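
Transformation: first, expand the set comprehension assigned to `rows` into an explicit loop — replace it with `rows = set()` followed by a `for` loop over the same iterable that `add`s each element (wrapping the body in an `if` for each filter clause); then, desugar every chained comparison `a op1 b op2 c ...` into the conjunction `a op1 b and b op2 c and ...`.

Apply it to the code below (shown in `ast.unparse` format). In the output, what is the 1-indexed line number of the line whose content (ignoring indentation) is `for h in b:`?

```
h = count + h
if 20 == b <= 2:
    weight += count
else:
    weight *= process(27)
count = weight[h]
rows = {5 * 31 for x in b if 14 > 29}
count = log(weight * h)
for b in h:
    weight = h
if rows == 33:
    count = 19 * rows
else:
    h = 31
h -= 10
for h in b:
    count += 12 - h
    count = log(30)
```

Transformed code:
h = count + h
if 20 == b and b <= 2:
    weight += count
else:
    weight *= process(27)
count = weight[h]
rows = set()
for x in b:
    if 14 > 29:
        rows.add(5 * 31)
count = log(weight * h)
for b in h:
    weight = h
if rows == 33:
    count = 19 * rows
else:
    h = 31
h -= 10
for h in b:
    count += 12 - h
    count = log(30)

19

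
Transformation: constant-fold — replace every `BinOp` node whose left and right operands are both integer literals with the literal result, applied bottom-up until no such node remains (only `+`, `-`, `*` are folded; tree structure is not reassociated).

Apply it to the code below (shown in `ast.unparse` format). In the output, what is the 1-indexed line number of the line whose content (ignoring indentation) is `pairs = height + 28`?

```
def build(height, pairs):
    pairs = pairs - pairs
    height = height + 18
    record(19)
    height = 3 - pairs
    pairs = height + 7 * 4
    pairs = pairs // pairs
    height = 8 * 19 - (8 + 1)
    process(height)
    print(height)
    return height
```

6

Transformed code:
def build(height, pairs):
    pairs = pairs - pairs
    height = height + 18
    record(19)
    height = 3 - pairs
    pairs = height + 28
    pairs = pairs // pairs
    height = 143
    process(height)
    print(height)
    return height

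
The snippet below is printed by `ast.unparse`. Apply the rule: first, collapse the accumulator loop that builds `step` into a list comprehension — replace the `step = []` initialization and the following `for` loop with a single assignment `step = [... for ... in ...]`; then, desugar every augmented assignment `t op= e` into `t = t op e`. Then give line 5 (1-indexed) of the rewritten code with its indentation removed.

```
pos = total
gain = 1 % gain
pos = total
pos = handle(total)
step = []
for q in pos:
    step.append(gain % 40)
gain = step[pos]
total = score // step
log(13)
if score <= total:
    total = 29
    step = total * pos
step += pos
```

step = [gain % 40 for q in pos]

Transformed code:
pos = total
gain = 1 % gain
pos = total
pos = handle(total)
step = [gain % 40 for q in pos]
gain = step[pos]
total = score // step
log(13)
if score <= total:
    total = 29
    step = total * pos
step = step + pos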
--
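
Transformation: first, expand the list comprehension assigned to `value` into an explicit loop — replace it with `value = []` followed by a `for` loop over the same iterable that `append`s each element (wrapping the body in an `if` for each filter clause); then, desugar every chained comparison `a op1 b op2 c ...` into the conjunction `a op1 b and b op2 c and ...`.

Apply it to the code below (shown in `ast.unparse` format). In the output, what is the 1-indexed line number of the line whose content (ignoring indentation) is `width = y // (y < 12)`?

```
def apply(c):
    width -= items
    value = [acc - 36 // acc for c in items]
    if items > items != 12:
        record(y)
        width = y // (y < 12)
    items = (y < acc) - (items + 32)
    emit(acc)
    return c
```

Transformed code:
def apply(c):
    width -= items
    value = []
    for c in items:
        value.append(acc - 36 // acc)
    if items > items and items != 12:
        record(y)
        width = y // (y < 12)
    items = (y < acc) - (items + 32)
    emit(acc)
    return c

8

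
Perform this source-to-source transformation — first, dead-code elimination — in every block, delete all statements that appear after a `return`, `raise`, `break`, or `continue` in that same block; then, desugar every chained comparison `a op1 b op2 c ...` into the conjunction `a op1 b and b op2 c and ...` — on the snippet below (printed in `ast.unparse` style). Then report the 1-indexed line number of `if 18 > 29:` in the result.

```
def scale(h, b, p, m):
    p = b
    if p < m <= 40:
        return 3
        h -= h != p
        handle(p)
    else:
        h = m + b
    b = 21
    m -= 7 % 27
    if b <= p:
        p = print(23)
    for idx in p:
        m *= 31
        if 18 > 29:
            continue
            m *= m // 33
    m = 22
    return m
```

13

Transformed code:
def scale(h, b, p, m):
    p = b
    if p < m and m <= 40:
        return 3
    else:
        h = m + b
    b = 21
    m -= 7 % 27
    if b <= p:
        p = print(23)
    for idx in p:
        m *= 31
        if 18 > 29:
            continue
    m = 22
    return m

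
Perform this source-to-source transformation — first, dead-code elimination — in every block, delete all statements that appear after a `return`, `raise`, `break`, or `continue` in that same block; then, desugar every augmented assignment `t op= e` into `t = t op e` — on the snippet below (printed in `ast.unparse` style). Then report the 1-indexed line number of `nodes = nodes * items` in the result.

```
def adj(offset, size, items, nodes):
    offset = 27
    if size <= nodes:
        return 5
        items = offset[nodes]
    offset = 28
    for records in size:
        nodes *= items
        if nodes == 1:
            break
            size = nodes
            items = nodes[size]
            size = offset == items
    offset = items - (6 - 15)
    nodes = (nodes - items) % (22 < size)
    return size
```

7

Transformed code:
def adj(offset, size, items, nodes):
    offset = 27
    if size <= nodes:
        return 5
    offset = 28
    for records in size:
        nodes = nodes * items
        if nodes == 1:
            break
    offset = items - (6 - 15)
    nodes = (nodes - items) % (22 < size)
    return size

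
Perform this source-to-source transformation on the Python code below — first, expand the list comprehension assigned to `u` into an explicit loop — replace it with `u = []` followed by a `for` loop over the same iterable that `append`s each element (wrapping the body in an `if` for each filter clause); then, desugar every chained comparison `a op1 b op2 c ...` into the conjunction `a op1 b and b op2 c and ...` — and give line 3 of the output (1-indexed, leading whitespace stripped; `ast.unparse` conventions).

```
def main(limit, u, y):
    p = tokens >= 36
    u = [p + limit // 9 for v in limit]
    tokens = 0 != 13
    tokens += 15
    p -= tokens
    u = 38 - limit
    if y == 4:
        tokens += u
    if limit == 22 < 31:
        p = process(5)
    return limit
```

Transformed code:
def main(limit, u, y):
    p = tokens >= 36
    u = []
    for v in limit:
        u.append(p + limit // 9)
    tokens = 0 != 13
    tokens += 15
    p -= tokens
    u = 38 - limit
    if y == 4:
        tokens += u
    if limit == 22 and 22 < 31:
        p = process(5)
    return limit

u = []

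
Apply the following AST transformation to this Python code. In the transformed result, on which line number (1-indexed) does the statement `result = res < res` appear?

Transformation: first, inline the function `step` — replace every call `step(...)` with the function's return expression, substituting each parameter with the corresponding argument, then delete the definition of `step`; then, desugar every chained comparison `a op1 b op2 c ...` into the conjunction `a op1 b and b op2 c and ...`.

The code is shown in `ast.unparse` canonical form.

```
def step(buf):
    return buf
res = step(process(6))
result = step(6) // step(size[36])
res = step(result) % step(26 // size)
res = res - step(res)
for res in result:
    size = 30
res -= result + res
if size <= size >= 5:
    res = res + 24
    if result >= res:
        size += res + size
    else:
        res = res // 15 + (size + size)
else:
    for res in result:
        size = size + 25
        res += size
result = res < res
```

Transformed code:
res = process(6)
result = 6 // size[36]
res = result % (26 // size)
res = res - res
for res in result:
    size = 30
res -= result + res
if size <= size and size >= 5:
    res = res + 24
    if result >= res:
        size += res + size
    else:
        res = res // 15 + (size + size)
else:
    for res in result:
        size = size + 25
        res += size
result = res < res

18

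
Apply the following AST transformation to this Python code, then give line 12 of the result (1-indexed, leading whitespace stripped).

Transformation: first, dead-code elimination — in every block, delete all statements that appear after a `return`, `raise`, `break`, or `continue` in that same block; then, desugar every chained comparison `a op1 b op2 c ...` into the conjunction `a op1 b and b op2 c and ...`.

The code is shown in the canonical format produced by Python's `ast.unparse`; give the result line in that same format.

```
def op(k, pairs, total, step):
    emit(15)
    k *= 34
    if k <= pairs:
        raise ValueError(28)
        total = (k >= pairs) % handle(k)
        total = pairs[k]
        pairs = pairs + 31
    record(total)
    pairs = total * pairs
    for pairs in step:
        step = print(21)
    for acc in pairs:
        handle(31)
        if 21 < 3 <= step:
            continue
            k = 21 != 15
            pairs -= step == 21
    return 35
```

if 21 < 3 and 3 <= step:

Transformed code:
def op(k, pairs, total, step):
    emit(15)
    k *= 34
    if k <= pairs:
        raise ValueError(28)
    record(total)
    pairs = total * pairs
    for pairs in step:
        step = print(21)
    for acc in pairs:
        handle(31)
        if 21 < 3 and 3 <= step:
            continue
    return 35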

## ABOUT THIS TASK
Return a copy of each line of the material that holds the word "assigned".

## OUTPUT FOR THIS EXERCISE
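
Transformation: first, expand the set comprehension assigned to `rows` into an explicit loop — replace it with `rows = set()` followed by a `for` loop over the same iterable that `add`s each element (wrapping the body in an `if` for each filter clause); then, desugar every chained comparison `a op1 b op2 c ...` into the conjunction `a op1 b and b op2 c and ...`.
Transformation: first, expand the list comprehension assigned to `value` into an explicit loop — replace it with `value = []` followed by a `for` loop over the same iterable that `append`s each element (wrapping the body in an `if` for each filter clause); then, desugar every chained comparison `a op1 b op2 c ...` into the conjunction `a op1 b and b op2 c and ...`.
Perform this source-to-source transformation on the Python code below — first, expand the list comprehension assigned to `u` into an explicit loop — replace it with `u = []` followed by a `for` loop over the same iterable that `append`s each element (wrapping the body in an `if` for each filter clause); then, desugar every chained comparison `a op1 b op2 c ...` into the conjunction `a op1 b and b op2 c and ...` — and give line 3 of the output (1-indexed, leading whitespace stripped; `ast.unparse` conventions).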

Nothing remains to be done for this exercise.